[Records contained in a dataset]
-=-=-=-=-

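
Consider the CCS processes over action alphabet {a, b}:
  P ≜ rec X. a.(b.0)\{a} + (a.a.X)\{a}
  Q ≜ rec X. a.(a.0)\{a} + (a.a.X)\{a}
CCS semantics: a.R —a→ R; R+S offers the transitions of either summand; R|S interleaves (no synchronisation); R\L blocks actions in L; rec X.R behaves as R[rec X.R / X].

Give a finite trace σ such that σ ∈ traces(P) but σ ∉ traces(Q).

ab

LTS(P): 3 reachable states
  s0 = rec X. a.(b.0)\{a} + (a.a.X)\{a} ⊢ —a→ s1
  s1 = (b.0)\{a} ⊢ —b→ s2
  s2 = 0\{a} ⊢ deadlocked
LTS(Q): 2 reachable states
  t0 = rec X. a.(a.0)\{a} + (a.a.X)\{a} ⊢ —a→ t1
  t1 = (a.0)\{a} ⊢ deadlocked
Executing ab from P (initial set {s0}):
  step 1 (a): {s1}
  step 2 (b): {s2}
  P completes σ.
Executing ab from Q (initial set {t0}):
  step 1 (a): {t1}
  step 2 (b): ∅  — Q cannot continue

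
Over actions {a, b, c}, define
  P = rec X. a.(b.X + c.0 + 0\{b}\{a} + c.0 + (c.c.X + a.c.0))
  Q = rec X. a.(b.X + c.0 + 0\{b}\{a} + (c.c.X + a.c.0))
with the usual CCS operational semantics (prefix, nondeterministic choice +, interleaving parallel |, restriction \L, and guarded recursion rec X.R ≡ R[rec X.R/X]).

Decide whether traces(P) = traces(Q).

trace-equivalent

LTS(P): 5 reachable states
  u0 = rec X. a.(b.X + c.0 + 0\{b}\{a} + c.0 + (c.c.X + a.c.0)) ⊢ =a=> u1
  u1 = b.(rec X. a.(b.X + c.0 + 0\{b}\{a} + c.0 + (c.c.X + a.c.0))) + c.0 + 0\{b}\{a} + c.0 + (c.c.(rec X. a.(b.X + c.0 + 0\{b}\{a} + c.0 + (c.c.X + a.c.0))) + a.c.0) ⊢ =a=> u2, =b=> u0, =c=> u3, =c=> u4
  u2 = c.0 ⊢ =c=> u3
  u3 = 0 ⊢ deadlocked
  u4 = c.(rec X. a.(b.X + c.0 + 0\{b}\{a} + c.0 + (c.c.X + a.c.0))) ⊢ =c=> u0
LTS(Q): 5 reachable states
  v0 = rec X. a.(b.X + c.0 + 0\{b}\{a} + (c.c.X + a.c.0)) ⊢ =a=> v1
  v1 = b.(rec X. a.(b.X + c.0 + 0\{b}\{a} + (c.c.X + a.c.0))) + c.0 + 0\{b}\{a} + (c.c.(rec X. a.(b.X + c.0 + 0\{b}\{a} + (c.c.X + a.c.0))) + a.c.0) ⊢ =a=> v2, =b=> v0, =c=> v3, =c=> v4
  v2 = c.0 ⊢ =c=> v3
  v3 = 0 ⊢ deadlocked
  v4 = c.(rec X. a.(b.X + c.0 + 0\{b}\{a} + (c.c.X + a.c.0))) ⊢ =c=> v0
Bisimilarity quotient blocks:
  B0 = {u0, v0}
  B1 = {u1, v1}
  B2 = {u4, v4}
  B3 = {u2, v2}
  B4 = {u3, v3}
u0 ∈ B0, v0 ∈ B0 → same block
Bisimilar ⇒ trace-equivalent.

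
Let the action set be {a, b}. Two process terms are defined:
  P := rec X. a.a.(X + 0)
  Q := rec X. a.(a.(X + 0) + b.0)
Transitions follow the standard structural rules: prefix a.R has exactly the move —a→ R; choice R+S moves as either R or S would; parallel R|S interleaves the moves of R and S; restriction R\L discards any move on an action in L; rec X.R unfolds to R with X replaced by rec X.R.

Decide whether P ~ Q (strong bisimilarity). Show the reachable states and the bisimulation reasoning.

not bisimilar

Reachable graph of P (3 states):
  s0 = rec X. a.a.(X + 0) | -a-> s1
  s1 = a.((rec X. a.a.(X + 0)) + 0) | -a-> s2
  s2 = (rec X. a.a.(X + 0)) + 0 | -a-> s1
Reachable graph of Q (4 states):
  t0 = rec X. a.(a.(X + 0) + b.0) | -a-> t1
  t1 = a.((rec X. a.(a.(X + 0) + b.0)) + 0) + b.0 | -a-> t2, -b-> t3
  t2 = (rec X. a.(a.(X + 0) + b.0)) + 0 | -a-> t1
  t3 = 0 | deadlocked
Partition-refinement fixed point:
  B0 = {s0, s1, s2}
  B1 = {t0, t2}
  B2 = {t1}
  B3 = {t3}
s0 ∈ B0, t0 ∈ B1 → different blocks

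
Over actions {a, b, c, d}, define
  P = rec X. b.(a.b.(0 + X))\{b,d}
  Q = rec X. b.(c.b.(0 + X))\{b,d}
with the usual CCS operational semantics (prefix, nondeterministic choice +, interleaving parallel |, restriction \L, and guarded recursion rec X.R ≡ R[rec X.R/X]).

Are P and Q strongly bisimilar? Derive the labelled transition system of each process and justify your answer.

LTS(P): 3 reachable states
  s0 = rec X. b.(a.b.(0 + X))\{b,d} | --b--▸ s1
  s1 = (a.b.(0 + (rec X. b.(a.b.(0 + X))\{b,d})))\{b,d} | --a--▸ s2
  s2 = (b.(0 + (rec X. b.(a.b.(0 + X))\{b,d})))\{b,d} | (no moves)
LTS(Q): 3 reachable states
  t0 = rec X. b.(c.b.(0 + X))\{b,d} | --b--▸ t1
  t1 = (c.b.(0 + (rec X. b.(c.b.(0 + X))\{b,d})))\{b,d} | --c--▸ t2
  t2 = (b.(0 + (rec X. b.(c.b.(0 + X))\{b,d})))\{b,d} | (no moves)
Bisimilarity quotient blocks:
  B0 = {s0}
  B1 = {s1}
  B2 = {s2, t2}
  B3 = {t0}
  B4 = {t1}
s0 ∈ B0, t0 ∈ B3 → different blocks

NO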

-=-=-=-=-

- _Exercise aim_
Restate the entries above, keeping every word intact.

- _Problem solution_
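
Consider the CCS processes over action alphabet {a, b}:
  P ≜ rec X. a.(b.0)\{a} + (a.a.X)\{a}
  Q ≜ rec X. a.(a.0)\{a} + (a.a.X)\{a}
CCS semantics: a.R —a→ R; R+S offers the transitions of either summand; R|S interleaves (no synchronisation); R\L blocks actions in L; rec X.R behaves as R[rec X.R / X].

Give a finite trace σ such that σ ∈ traces(P) but σ ∉ traces(Q).

ab

LTS(P): 3 reachable states
  s0 = rec X. a.(b.0)\{a} + (a.a.X)\{a} ⊢ —a→ s1
  s1 = (b.0)\{a} ⊢ —b→ s2
  s2 = 0\{a} ⊢ deadlocked
LTS(Q): 2 reachable states
  t0 = rec X. a.(a.0)\{a} + (a.a.X)\{a} ⊢ —a→ t1
  t1 = (a.0)\{a} ⊢ deadlocked
Executing ab from P (initial set {s0}):
  step 1 (a): {s1}
  step 2 (b): {s2}
  P completes σ.
Executing ab from Q (initial set {t0}):
  step 1 (a): {t1}
  step 2 (b): ∅  — Q cannot continue

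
Over actions {a, b, c}, define
  P = rec X. a.(b.X + c.0 + 0\{b}\{a} + c.0 + (c.c.X + a.c.0))
  Q = rec X. a.(b.X + c.0 + 0\{b}\{a} + (c.c.X + a.c.0))
with the usual CCS operational semantics (prefix, nondeterministic choice +, interleaving parallel |, restriction \L, and guarded recursion rec X.R ≡ R[rec X.R/X]).

Decide whether traces(P) = traces(Q).

trace-equivalent

LTS(P): 5 reachable states
  u0 = rec X. a.(b.X + c.0 + 0\{b}\{a} + c.0 + (c.c.X + a.c.0)) ⊢ =a=> u1
  u1 = b.(rec X. a.(b.X + c.0 + 0\{b}\{a} + c.0 + (c.c.X + a.c.0))) + c.0 + 0\{b}\{a} + c.0 + (c.c.(rec X. a.(b.X + c.0 + 0\{b}\{a} + c.0 + (c.c.X + a.c.0))) + a.c.0) ⊢ =a=> u2, =b=> u0, =c=> u3, =c=> u4
  u2 = c.0 ⊢ =c=> u3
  u3 = 0 ⊢ deadlocked
  u4 = c.(rec X. a.(b.X + c.0 + 0\{b}\{a} + c.0 + (c.c.X + a.c.0))) ⊢ =c=> u0
LTS(Q): 5 reachable states
  v0 = rec X. a.(b.X + c.0 + 0\{b}\{a} + (c.c.X + a.c.0)) ⊢ =a=> v1
  v1 = b.(rec X. a.(b.X + c.0 + 0\{b}\{a} + (c.c.X + a.c.0))) + c.0 + 0\{b}\{a} + (c.c.(rec X. a.(b.X + c.0 + 0\{b}\{a} + (c.c.X + a.c.0))) + a.c.0) ⊢ =a=> v2, =b=> v0, =c=> v3, =c=> v4
  v2 = c.0 ⊢ =c=> v3
  v3 = 0 ⊢ deadlocked
  v4 = c.(rec X. a.(b.X + c.0 + 0\{b}\{a} + (c.c.X + a.c.0))) ⊢ =c=> v0
Bisimilarity quotient blocks:
  B0 = {u0, v0}
  B1 = {u1, v1}
  B2 = {u4, v4}
  B3 = {u2, v2}
  B4 = {u3, v3}
u0 ∈ B0, v0 ∈ B0 → same block
Bisimilar ⇒ trace-equivalent.

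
Let the action set be {a, b}. Two process terms are defined:
  P := rec X. a.a.(X + 0)
  Q := rec X. a.(a.(X + 0) + b.0)
Transitions follow the standard structural rules: prefix a.R has exactly the move —a→ R; choice R+S moves as either R or S would; parallel R|S interleaves the moves of R and S; restriction R\L discards any move on an action in L; rec X.R unfolds to R with X replaced by rec X.R.

Decide whether P ~ Q (strong bisimilarity). Show the reachable states and the bisimulation reasoning.

not bisimilar

Reachable graph of P (3 states):
  s0 = rec X. a.a.(X + 0) | -a-> s1
  s1 = a.((rec X. a.a.(X + 0)) + 0) | -a-> s2
  s2 = (rec X. a.a.(X + 0)) + 0 | -a-> s1
Reachable graph of Q (4 states):
  t0 = rec X. a.(a.(X + 0) + b.0) | -a-> t1
  t1 = a.((rec X. a.(a.(X + 0) + b.0)) + 0) + b.0 | -a-> t2, -b-> t3
  t2 = (rec X. a.(a.(X + 0) + b.0)) + 0 | -a-> t1
  t3 = 0 | deadlocked
Partition-refinement fixed point:
  B0 = {s0, s1, s2}
  B1 = {t0, t2}
  B2 = {t1}
  B3 = {t3}
s0 ∈ B0, t0 ∈ B1 → different blocks

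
Over actions {a, b, c, d}, define
  P = rec X. b.(a.b.(0 + X))\{b,d}
  Q = rec X. b.(c.b.(0 + X))\{b,d}
with the usual CCS operational semantics (prefix, nondeterministic choice +, interleaving parallel |, restriction \L, and guarded recursion rec X.R ≡ R[rec X.R/X]).

Are P and Q strongly bisimilar? Derive the labelled transition system of each process and justify your answer.

LTS(P): 3 reachable states
  s0 = rec X. b.(a.b.(0 + X))\{b,d} | --b--▸ s1
  s1 = (a.b.(0 + (rec X. b.(a.b.(0 + X))\{b,d})))\{b,d} | --a--▸ s2
  s2 = (b.(0 + (rec X. b.(a.b.(0 + X))\{b,d})))\{b,d} | (no moves)
LTS(Q): 3 reachable states
  t0 = rec X. b.(c.b.(0 + X))\{b,d} | --b--▸ t1
  t1 = (c.b.(0 + (rec X. b.(c.b.(0 + X))\{b,d})))\{b,d} | --c--▸ t2
  t2 = (b.(0 + (rec X. b.(c.b.(0 + X))\{b,d})))\{b,d} | (no moves)
Bisimilarity quotient blocks:
  B0 = {s0}
  B1 = {s1}
  B2 = {s2, t2}
  B3 = {t0}
  B4 = {t1}
s0 ∈ B0, t0 ∈ B3 → different blocks

NO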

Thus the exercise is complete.